§ **Collected data**:
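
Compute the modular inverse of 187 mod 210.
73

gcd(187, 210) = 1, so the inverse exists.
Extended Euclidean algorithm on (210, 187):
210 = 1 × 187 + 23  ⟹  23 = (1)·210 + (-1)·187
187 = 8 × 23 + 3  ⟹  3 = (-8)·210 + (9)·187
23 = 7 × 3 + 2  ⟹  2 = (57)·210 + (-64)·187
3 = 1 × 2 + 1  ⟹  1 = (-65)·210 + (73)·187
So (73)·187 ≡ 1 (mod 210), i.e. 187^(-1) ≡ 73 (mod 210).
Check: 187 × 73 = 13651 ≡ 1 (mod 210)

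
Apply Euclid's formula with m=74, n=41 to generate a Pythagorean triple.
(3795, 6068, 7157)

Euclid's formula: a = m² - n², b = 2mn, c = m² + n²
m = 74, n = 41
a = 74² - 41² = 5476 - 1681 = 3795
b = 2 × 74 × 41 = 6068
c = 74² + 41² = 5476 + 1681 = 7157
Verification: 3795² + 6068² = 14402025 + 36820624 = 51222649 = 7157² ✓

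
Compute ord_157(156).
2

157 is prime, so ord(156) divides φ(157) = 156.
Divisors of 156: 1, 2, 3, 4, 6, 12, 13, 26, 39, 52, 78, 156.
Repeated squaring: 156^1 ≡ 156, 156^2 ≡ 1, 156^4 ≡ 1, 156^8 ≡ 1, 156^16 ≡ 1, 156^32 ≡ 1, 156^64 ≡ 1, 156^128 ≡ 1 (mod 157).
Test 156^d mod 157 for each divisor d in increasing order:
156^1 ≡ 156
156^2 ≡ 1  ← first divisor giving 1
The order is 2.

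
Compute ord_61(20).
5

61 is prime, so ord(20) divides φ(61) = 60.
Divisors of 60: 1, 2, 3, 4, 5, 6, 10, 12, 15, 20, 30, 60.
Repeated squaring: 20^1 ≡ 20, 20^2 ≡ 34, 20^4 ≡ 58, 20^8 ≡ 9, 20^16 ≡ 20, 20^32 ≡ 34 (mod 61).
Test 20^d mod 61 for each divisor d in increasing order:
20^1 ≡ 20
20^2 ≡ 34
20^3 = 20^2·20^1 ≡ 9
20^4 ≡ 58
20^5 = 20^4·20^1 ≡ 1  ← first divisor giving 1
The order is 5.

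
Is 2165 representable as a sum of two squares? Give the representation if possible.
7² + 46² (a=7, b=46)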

§ **WHAT YOU NEED TO DO**: Nothing but lines that contain "increasing" should appear in the answer. Copy each from the records.

§ **ANSWER TO THIS PROBLEM**:
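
Test 156^d mod 157 for each divisor d in increasing order:
Test 20^d mod 61 for each divisor d in increasing order: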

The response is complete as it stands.